(Collected data)

════════════════

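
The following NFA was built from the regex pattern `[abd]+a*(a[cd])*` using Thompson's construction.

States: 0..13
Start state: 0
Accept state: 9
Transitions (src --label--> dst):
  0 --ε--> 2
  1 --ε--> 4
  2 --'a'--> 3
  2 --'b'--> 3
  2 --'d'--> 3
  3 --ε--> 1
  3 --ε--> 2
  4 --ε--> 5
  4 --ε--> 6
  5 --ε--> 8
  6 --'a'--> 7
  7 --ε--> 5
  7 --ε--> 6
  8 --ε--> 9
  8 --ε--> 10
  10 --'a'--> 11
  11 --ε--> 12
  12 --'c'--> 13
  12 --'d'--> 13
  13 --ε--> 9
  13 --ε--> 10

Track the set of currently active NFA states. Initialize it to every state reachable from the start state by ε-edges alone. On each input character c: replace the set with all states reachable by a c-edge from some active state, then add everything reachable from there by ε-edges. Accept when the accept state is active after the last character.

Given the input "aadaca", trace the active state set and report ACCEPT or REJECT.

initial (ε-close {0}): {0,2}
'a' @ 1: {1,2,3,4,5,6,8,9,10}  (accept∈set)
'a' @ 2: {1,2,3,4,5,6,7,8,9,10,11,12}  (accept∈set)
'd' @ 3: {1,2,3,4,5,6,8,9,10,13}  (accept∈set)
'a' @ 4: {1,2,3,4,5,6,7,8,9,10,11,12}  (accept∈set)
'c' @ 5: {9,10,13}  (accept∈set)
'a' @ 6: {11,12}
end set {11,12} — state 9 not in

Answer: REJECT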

════════════════

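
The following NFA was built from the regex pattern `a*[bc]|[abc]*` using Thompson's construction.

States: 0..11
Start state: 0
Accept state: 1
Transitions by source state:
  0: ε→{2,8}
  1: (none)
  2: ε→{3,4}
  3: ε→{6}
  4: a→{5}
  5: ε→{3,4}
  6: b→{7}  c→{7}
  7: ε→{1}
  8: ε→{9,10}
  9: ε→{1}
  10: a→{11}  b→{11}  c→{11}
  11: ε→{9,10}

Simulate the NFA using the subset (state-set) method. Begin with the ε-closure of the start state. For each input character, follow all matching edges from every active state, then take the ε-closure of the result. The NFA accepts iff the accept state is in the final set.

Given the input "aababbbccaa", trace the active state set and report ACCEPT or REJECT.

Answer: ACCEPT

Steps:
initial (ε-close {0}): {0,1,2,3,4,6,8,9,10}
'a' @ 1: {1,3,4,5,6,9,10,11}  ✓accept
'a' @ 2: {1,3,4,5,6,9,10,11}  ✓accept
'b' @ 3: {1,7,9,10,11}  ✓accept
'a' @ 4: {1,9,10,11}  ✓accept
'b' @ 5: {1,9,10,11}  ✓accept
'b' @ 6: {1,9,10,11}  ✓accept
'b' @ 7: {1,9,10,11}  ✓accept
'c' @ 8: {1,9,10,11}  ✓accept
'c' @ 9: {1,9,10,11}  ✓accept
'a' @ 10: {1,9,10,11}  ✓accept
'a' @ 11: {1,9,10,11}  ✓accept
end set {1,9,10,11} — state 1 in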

════════════════

**Work to complete**. Check each line of the entries above, and show every one holding the word "regex".

**Exercise response**.
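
The following NFA was built from the regex pattern `[abd]+a*(a[cd])*` using Thompson's construction.
The following NFA was built from the regex pattern `a*[bc]|[abc]*` using Thompson's construction.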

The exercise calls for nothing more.